### PROVIDED MATERIAL

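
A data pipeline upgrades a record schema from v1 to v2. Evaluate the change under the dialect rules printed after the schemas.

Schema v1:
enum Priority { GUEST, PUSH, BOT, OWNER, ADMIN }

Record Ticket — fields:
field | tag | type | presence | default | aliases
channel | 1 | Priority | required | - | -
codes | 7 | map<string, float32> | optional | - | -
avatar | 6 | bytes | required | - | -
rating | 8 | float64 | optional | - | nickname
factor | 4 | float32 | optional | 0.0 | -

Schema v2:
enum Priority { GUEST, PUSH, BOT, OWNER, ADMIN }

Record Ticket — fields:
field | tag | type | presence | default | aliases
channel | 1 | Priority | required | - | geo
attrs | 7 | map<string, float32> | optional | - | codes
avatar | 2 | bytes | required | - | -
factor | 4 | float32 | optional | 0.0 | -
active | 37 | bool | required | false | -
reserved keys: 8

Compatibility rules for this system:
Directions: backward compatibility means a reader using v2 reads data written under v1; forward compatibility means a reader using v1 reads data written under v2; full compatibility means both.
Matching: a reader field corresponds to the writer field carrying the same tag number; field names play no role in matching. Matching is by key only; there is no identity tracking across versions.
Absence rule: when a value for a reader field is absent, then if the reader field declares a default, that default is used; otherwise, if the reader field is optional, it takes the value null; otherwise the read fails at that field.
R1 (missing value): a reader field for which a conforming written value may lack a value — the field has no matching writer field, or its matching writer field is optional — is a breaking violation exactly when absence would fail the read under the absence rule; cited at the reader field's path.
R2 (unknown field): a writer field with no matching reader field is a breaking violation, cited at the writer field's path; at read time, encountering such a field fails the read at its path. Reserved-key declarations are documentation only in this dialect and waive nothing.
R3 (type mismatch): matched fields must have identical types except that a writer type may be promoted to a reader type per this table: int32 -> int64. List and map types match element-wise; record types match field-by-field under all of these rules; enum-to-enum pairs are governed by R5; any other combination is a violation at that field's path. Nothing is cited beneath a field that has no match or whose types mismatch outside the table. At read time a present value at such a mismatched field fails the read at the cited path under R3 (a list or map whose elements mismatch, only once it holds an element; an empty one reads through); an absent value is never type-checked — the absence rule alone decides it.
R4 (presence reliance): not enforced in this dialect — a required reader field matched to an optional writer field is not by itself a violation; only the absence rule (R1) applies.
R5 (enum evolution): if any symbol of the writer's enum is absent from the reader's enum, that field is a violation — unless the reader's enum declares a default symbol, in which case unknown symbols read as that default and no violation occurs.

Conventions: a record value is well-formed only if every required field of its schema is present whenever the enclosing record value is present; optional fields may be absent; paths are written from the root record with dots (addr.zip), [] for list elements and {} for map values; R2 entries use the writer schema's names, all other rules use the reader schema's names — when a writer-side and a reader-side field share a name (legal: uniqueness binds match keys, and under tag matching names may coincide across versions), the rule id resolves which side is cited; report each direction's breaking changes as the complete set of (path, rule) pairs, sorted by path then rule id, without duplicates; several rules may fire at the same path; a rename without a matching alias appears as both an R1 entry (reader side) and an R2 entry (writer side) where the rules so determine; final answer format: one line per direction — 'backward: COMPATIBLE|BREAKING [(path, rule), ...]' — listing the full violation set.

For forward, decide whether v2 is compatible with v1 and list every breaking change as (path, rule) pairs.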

### EXERCISE
Take the entries above and set them all down again exactly as they read.

### TASK ANSWER
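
A data pipeline upgrades a record schema from v1 to v2. Evaluate the change under the dialect rules printed after the schemas.

Schema v1:
enum Priority { GUEST, PUSH, BOT, OWNER, ADMIN }

Record Ticket — fields:
field | tag | type | presence | default | aliases
channel | 1 | Priority | required | - | -
codes | 7 | map<string, float32> | optional | - | -
avatar | 6 | bytes | required | - | -
rating | 8 | float64 | optional | - | nickname
factor | 4 | float32 | optional | 0.0 | -

Schema v2:
enum Priority { GUEST, PUSH, BOT, OWNER, ADMIN }

Record Ticket — fields:
field | tag | type | presence | default | aliases
channel | 1 | Priority | required | - | geo
attrs | 7 | map<string, float32> | optional | - | codes
avatar | 2 | bytes | required | - | -
factor | 4 | float32 | optional | 0.0 | -
active | 37 | bool | required | false | -
reserved keys: 8

Compatibility rules for this system:
Directions: backward compatibility means a reader using v2 reads data written under v1; forward compatibility means a reader using v1 reads data written under v2; full compatibility means both.
Matching: a reader field corresponds to the writer field carrying the same tag number; field names play no role in matching. Matching is by key only; there is no identity tracking across versions.
Absence rule: when a value for a reader field is absent, then if the reader field declares a default, that default is used; otherwise, if the reader field is optional, it takes the value null; otherwise the read fails at that field.
R1 (missing value): a reader field for which a conforming written value may lack a value — the field has no matching writer field, or its matching writer field is optional — is a breaking violation exactly when absence would fail the read under the absence rule; cited at the reader field's path.
R2 (unknown field): a writer field with no matching reader field is a breaking violation, cited at the writer field's path; at read time, encountering such a field fails the read at its path. Reserved-key declarations are documentation only in this dialect and waive nothing.
R3 (type mismatch): matched fields must have identical types except that a writer type may be promoted to a reader type per this table: int32 -> int64. List and map types match element-wise; record types match field-by-field under all of these rules; enum-to-enum pairs are governed by R5; any other combination is a violation at that field's path. Nothing is cited beneath a field that has no match or whose types mismatch outside the table. At read time a present value at such a mismatched field fails the read at the cited path under R3 (a list or map whose elements mismatch, only once it holds an element; an empty one reads through); an absent value is never type-checked — the absence rule alone decides it.
R4 (presence reliance): not enforced in this dialect — a required reader field matched to an optional writer field is not by itself a violation; only the absence rule (R1) applies.
R5 (enum evolution): if any symbol of the writer's enum is absent from the reader's enum, that field is a violation — unless the reader's enum declares a default symbol, in which case unknown symbols read as that default and no violation occurs.

Conventions: a record value is well-formed only if every required field of its schema is present whenever the enclosing record value is present; optional fields may be absent; paths are written from the root record with dots (addr.zip), [] for list elements and {} for map values; R2 entries use the writer schema's names, all other rules use the reader schema's names — when a writer-side and a reader-side field share a name (legal: uniqueness binds match keys, and under tag matching names may coincide across versions), the rule id resolves which side is cited; report each direction's breaking changes as the complete set of (path, rule) pairs, sorted by path then rule id, without duplicates; several rules may fire at the same path; a rename without a matching alias appears as both an R1 entry (reader side) and an R2 entry (writer side) where the rules so determine; final answer format: one line per direction — 'backward: COMPATIBLE|BREAKING [(path, rule), ...]' — listing the full violation set.

For forward, decide whether v2 is compatible with v1 and list every breaking change as (path, rule) pairs.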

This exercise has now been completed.